[Data for this task]
++++
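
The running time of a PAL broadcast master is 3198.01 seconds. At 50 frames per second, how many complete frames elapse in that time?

159900 frames

Frames = 3198.01 × 50 = 319801/2 ≈ 159900.5000.
Complete frames: 159900.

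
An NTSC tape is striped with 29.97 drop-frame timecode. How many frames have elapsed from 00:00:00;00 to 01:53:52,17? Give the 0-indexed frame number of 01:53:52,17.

204773

Complete 10-minute blocks: 11, each 17982 frames → 197802.
Remaining 3 whole minutes in the current block: 1800 + 2 × 1798 = 5396 frames.
Within the current minute: 52 × 30 + 17 − 2 = 1575 (labels ;00/;01 skipped at this minute). Total = 197802 + 5396 + 1575 = 204773.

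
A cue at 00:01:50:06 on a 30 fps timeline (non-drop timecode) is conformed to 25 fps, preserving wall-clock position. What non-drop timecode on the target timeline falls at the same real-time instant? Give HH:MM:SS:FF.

Source frame index: (0×3600 + 1×60 + 50) × 30 + 6 = 3306.
Real time: 3306 / (30) = 551/5 s.
Target frame: (551/5) × (25) = 2755.
At 25 labels/s: frame 2755 → 00:01:50:05.

00:01:50:05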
++++
[Your task] Everything from the line holding "An NTSC tape" through the final line of the material must be given again exactly, and nothing outside that stretch.

[Result for this task]
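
An NTSC tape is striped with 29.97 drop-frame timecode. How many frames have elapsed from 00:00:00;00 to 01:53:52,17? Give the 0-indexed frame number of 01:53:52,17.

204773

Complete 10-minute blocks: 11, each 17982 frames → 197802.
Remaining 3 whole minutes in the current block: 1800 + 2 × 1798 = 5396 frames.
Within the current minute: 52 × 30 + 17 − 2 = 1575 (labels ;00/;01 skipped at this minute). Total = 197802 + 5396 + 1575 = 204773.

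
A cue at 00:01:50:06 on a 30 fps timeline (non-drop timecode) is conformed to 25 fps, preserving wall-clock position. What non-drop timecode on the target timeline falls at the same real-time instant? Give HH:MM:SS:FF.

Source frame index: (0×3600 + 1×60 + 50) × 30 + 6 = 3306.
Real time: 3306 / (30) = 551/5 s.
Target frame: (551/5) × (25) = 2755.
At 25 labels/s: frame 2755 → 00:01:50:05.

00:01:50:05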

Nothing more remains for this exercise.